RECORDS FOR PROCESSING:
---*---

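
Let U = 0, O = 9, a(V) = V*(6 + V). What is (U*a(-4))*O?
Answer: 0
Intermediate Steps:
(U*a(-4))*O = (0*(-4*(6 - 4)))*9 = (0*(-4*2))*9 = (0*(-8))*9 = 0*9 = 0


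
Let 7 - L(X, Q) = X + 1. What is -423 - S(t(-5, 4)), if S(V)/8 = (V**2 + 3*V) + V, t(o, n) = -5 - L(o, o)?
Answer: -1959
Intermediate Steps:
L(X, Q) = 6 - X (L(X, Q) = 7 - (X + 1) = 7 - (1 + X) = 7 + (-1 - X) = 6 - X)
t(o, n) = -11 + o (t(o, n) = -5 - (6 - o) = -5 + (-6 + o) = -11 + o)
S(V) = 8*V**2 + 32*V (S(V) = 8*((V**2 + 3*V) + V) = 8*(V**2 + 4*V) = 8*V**2 + 32*V)
-423 - S(t(-5, 4)) = -423 - 8*(-11 - 5)*(4 + (-11 - 5)) = -423 - 8*(-16)*(4 - 16) = -423 - 8*(-16)*(-12) = -423 - 1*1536 = -423 - 1536 = -1959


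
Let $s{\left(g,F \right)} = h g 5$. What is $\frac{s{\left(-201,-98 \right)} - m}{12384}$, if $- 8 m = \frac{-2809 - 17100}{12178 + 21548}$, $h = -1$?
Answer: $\frac{271137131}{3341302272} \approx 0.081147$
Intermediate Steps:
$s{\left(g,F \right)} = - 5 g$ ($s{\left(g,F \right)} = - g 5 = - 5 g$)
$m = \frac{19909}{269808}$ ($m = - \frac{\left(-2809 - 17100\right) \frac{1}{12178 + 21548}}{8} = - \frac{\left(-19909\right) \frac{1}{33726}}{8} = \left(- \frac{1}{8}\right) \left(- \frac{19909}{33726}\right) = \frac{19909}{269808} \approx 0.073789$)
$\frac{s{\left(-201,-98 \right)} - m}{12384} = \frac{\left(-5\right) \left(-201\right) - \frac{19909}{269808}}{12384} = \left(1005 - \frac{19909}{269808}\right) \frac{1}{12384} = \frac{271137131}{269808} \cdot \frac{1}{12384} = \frac{271137131}{3341302272}$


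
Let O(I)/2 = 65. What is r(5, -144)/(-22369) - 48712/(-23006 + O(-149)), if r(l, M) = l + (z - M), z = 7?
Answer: 271517518/127928311 ≈ 2.1224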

---*---

Copy each line in the entries above where "What" turns up.

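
Let U = 0, O = 9, a(V) = V*(6 + V). What is (U*a(-4))*O?
Let 7 - L(X, Q) = X + 1. What is -423 - S(t(-5, 4)), if S(V)/8 = (V**2 + 3*V) + V, t(o, n) = -5 - L(o, o)?
Let $s{\left(g,F \right)} = h g 5$. What is $\frac{s{\left(-201,-98 \right)} - m}{12384}$, if $- 8 m = \frac{-2809 - 17100}{12178 + 21548}$, $h = -1$?
Let O(I)/2 = 65. What is r(5, -144)/(-22369) - 48712/(-23006 + O(-149)), if r(l, M) = l + (z - M), z = 7?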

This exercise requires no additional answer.